━━━━━ DATA EXTRACTS

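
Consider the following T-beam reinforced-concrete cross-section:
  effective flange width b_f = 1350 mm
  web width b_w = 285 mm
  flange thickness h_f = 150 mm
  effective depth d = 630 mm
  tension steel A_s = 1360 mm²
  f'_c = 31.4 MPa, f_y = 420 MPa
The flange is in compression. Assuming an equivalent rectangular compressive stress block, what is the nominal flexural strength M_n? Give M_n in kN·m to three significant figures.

Tension: T = A_s f_y = 1360 × 420 = 571200 N.
Try a within the flange: a = T/(0.85 f'_c b_f) = 571200/(0.85 × 31.4 × 1350) = 15.85 mm.
Since a = 15.85 ≤ h_f = 150 mm, the stress block lies entirely in the flange; analyse as a rectangular beam of width b_f.
M_n = T(d − a/2) = 571200 × (630 − 7.925) = 355.33 × 10⁶ N·mm.
M_n = 355.33 kN·m.

M_n ≈ 355 kN·m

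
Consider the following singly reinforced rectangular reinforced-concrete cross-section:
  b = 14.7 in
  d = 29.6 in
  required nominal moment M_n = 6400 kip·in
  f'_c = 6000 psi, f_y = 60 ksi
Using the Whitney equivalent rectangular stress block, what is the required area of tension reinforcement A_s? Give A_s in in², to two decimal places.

From M_n = 0.85 f'_c a b (d − a/2):
a = d − √(d² − 2M_n/(0.85 f'_c b)) = 29.6 − √(29.6² − 2 × 6400/(0.85 × 6 × 14.7)) = 3.040 in.
A_s = 0.85 f'_c a b / f_y = 0.85 × 6 × 3.040 × 14.7 / 60 = 3.798 in².

A_s ≈ 3.80 in²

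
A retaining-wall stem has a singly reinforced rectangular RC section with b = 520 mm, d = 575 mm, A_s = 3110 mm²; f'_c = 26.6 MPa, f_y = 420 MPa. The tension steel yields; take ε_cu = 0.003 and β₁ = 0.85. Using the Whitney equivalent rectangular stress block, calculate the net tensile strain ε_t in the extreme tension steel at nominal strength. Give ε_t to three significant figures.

a = A_s f_y/(0.85 f'_c b) = 111.10 mm.
β₁ = 0.85, so c = a/β₁ = 111.10/0.85 = 130.71 mm.
From the linear strain diagram with ε_cu = 0.003: ε_t = 0.003 (d − c)/c = 0.003 × (575 − 130.71)/130.71 = 0.0102.
Since ε_t ≥ 0.005, the section is tension-controlled.

ε_t ≈ 0.0102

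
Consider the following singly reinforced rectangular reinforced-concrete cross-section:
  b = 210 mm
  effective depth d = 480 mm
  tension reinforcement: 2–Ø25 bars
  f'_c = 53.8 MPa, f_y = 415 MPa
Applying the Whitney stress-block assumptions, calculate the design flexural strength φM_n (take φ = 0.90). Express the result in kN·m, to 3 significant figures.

A_s = 2 × 491 = 982 mm².
T = A_s f_y = 982 × 415 = 407530 N = 407.53 kN.
From C = T: a = T/(0.85 f'_c b) = 407530/(0.85 × 53.8 × 210) = 42.44 mm.
M_n = T(d − a/2) = 407.53 kN × (480 − 21.22) mm = 186.97 kN·m.
φM_n = 0.90 × 186.97 = 168.27 kN·m.

φM_n ≈ 168 kN·m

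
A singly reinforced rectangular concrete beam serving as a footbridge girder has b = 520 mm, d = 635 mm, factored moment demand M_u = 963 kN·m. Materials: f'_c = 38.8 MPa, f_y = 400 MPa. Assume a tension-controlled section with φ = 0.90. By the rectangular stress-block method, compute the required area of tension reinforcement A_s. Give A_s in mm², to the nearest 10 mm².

A_s ≈ 4600 mm²

M_n = M_u/φ = 963/0.90 = 1070 kN·m.
With M_n = 0.85 f'_c a b (d − a/2), solve the quadratic for a:
a = d − √(d² − 2M_n/(0.85 f'_c b)) = 635 − √(635² − 2 × 1070×10⁶/(0.85 × 38.8 × 520)) = 107.33 mm.
A_s = 0.85 f'_c a b / f_y = 0.85 × 38.8 × 107.33 × 520 / 400 = 4601.7 mm².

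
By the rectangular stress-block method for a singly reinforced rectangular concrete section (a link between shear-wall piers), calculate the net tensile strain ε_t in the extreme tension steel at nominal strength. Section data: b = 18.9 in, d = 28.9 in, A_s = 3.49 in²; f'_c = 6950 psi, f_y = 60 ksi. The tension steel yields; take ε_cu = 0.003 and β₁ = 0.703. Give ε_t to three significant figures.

a = A_s f_y/(0.85 f'_c b) = 1.875 in.
β₁ = 0.703, so c = a/β₁ = 1.875/0.703 = 2.667 in.
From the linear strain diagram with ε_cu = 0.003: ε_t = 0.003 (d − c)/c = 0.003 × (28.9 − 2.667)/2.667 = 0.0295.
Since ε_t ≥ 0.005, the section is tension-controlled.

ε_t ≈ 0.0295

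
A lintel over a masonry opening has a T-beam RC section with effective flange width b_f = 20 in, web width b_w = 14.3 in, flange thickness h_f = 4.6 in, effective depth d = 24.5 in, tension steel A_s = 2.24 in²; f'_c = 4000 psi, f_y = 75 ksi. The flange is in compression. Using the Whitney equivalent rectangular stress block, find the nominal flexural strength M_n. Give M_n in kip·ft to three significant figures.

Tension: T = A_s f_y = 2.24 × 75 = 168 kips.
Try a within the flange: a = T/(0.85 f'_c b_f) = 168/(0.85 × 4 × 20) = 2.471 in.
Since a = 2.471 ≤ h_f = 4.6 in, the stress block lies entirely in the flange; analyse as a rectangular beam of width b_f.
M_n = T(d − a/2) = 168 × (24.5 − 1.2355) = 3908.4 kip·in.
M_n = 3908.4/12 = 325.70 kip·ft.

M_n ≈ 326 kip·ft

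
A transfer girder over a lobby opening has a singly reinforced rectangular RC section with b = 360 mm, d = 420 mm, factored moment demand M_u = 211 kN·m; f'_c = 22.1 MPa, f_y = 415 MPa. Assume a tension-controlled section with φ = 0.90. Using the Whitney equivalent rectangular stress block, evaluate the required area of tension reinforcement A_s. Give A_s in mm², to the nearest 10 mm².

A_s ≈ 1510 mm²

M_n = M_u/φ = 211/0.90 = 234.444 kN·m.
With M_n = 0.85 f'_c a b (d − a/2), solve the quadratic for a:
a = d − √(d² − 2M_n/(0.85 f'_c b)) = 420 − √(420² − 2 × 234.444×10⁶/(0.85 × 22.1 × 360)) = 92.79 mm.
A_s = 0.85 f'_c a b / f_y = 0.85 × 22.1 × 92.79 × 360 / 415 = 1512.1 mm².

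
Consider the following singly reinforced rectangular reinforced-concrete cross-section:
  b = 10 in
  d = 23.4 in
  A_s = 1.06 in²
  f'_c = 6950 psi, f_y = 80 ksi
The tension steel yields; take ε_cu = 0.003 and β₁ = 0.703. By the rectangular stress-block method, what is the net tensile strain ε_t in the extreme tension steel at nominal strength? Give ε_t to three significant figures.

ε_t ≈ 0.0314

a = A_s f_y/(0.85 f'_c b) = 1.435 in.
β₁ = 0.703, so c = a/β₁ = 1.435/0.703 = 2.041 in.
From the linear strain diagram with ε_cu = 0.003: ε_t = 0.003 (d − c)/c = 0.003 × (23.4 − 2.041)/2.041 = 0.0314.
Since ε_t ≥ 0.005, the section is tension-controlled.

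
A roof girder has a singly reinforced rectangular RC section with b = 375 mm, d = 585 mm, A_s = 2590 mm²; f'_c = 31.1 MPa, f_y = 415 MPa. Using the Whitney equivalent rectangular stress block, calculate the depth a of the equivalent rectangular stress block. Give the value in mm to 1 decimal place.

a ≈ 108.4 mm

T = A_s f_y = 2590 × 415 = 1074850 N = 1074.85 kN.
Setting C = 0.85 f'_c a b equal to T: a = 1074850/(0.85 × 31.1 × 375) = 108.4 mm.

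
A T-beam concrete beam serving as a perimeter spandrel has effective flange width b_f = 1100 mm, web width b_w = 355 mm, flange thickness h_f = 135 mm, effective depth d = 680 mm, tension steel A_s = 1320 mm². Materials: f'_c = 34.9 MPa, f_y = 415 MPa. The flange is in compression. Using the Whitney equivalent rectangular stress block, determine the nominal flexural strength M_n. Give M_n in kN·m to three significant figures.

Tension: T = A_s f_y = 1320 × 415 = 547800 N.
Try a within the flange: a = T/(0.85 f'_c b_f) = 547800/(0.85 × 34.9 × 1100) = 16.79 mm.
Since a = 16.79 ≤ h_f = 135 mm, the stress block lies entirely in the flange; analyse as a rectangular beam of width b_f.
M_n = T(d − a/2) = 547800 × (680 − 8.395) = 367.91 × 10⁶ N·mm.
M_n = 367.91 kN·m.

M_n ≈ 368 kN·m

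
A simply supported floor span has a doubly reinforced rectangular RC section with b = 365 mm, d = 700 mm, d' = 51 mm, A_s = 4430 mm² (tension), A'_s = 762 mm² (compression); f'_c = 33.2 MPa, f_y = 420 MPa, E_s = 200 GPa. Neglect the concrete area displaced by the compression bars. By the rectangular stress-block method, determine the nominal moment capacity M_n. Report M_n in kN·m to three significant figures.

Assume both tension and compression steel yield.
Net tension couple steel: A_s − A'_s = 3668 mm².
a = (A_s − A'_s) f_y / (0.85 f'_c b) = 1540560/(0.85 × 33.2 × 365) = 149.56 mm.
c = a/β₁ = 149.56/0.813 = 183.96 mm; ε'_s = 0.003(c − d')/c = 0.0022 ≥ f_y/E_s = 0.0021, so compression steel does yield.
M_n = (A_s − A'_s) f_y (d − a/2) + A'_s f_y (d − d') = [1540560 × (700 − 74.78) + 320040 × (700 − 51)] × 10⁻⁶ = 963.19 + 207.71 = 1170.90 kN·m.

M_n ≈ 1170 kN·m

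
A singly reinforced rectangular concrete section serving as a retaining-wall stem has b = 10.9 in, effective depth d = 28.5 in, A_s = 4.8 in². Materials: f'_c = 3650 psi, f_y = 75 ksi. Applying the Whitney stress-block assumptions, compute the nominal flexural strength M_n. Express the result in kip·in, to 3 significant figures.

T = A_s f_y = 4.8 × 75 = 360 kips.
a = T/(0.85 f'_c b) = 360/(0.85 × 3.65 × 10.9) = 10.645 in.
M_n = T(d − a/2) = 360 × (28.5 − 5.3225) = 8343.9 kip·in.

M_n ≈ 8340 kip·in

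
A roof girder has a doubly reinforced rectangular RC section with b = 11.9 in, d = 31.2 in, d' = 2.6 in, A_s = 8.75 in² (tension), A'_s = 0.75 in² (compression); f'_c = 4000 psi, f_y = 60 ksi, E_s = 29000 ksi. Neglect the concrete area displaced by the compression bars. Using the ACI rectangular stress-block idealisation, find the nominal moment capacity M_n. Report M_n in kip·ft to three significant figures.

M_n ≈ 1120 kip·ft

Assume both steels yield.
a = (A_s − A'_s) f_y/(0.85 f'_c b) = (8.75 − 0.75) × 60/(0.85 × 4 × 11.9) = 11.864 in.
c = a/β₁ = 11.864/0.85 = 13.958 in; ε'_s = 0.003(c − d')/c = 0.0024 ≥ ε_y = 0.0021, so the compression steel yields.
M_n = (A_s − A'_s) f_y (d − a/2) + A'_s f_y (d − d') = 480 × (31.2 − 5.932) + 45 × (31.2 − 2.6) = 12128.6 + 1287.0 = 13415.6 kip·in = 13415.6/12 = 1117.97 kip·ft.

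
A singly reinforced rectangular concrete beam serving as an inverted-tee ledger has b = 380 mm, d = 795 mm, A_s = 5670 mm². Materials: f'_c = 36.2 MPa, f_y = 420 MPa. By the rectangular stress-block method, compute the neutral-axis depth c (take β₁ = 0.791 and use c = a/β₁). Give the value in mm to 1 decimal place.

c ≈ 257.5 mm

T = A_s f_y = 5670 × 420 = 2381400 N = 2381.4 kN.
Setting C = 0.85 f'_c a b equal to T: a = 2381400/(0.85 × 36.2 × 380) = 203.667 mm.
With β₁ = 0.791, c = a/β₁ = 203.667/0.791 = 257.5 mm.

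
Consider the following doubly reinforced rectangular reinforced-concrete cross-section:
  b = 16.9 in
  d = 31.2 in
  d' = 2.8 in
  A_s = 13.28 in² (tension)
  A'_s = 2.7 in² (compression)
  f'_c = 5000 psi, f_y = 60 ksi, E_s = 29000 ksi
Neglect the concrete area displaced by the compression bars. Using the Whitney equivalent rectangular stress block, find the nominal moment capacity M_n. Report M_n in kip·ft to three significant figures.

Assume both steels yield.
a = (A_s − A'_s) f_y/(0.85 f'_c b) = (13.28 − 2.7) × 60/(0.85 × 5 × 16.9) = 8.838 in.
c = a/β₁ = 8.838/0.8 = 11.048 in; ε'_s = 0.003(c − d')/c = 0.0022 ≥ ε_y = 0.0021, so the compression steel yields.
M_n = (A_s − A'_s) f_y (d − a/2) + A'_s f_y (d − d') = 634.8 × (31.2 − 4.419) + 162 × (31.2 − 2.8) = 17000.6 + 4600.8 = 21601.4 kip·in = 21601.4/12 = 1800.12 kip·ft.

M_n ≈ 1800 kip·ft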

━━━━━━━━━━

**WHAT IS NEEDED**
Up to and including the line with "f'_c = 31.4 MPa, f_y = 420 MPa", print every line of the records from the start.

**EXERCISE SOLUTION**
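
Consider the following T-beam reinforced-concrete cross-section:
  effective flange width b_f = 1350 mm
  web width b_w = 285 mm
  flange thickness h_f = 150 mm
  effective depth d = 630 mm
  tension steel A_s = 1360 mm²
  f'_c = 31.4 MPa, f_y = 420 MPa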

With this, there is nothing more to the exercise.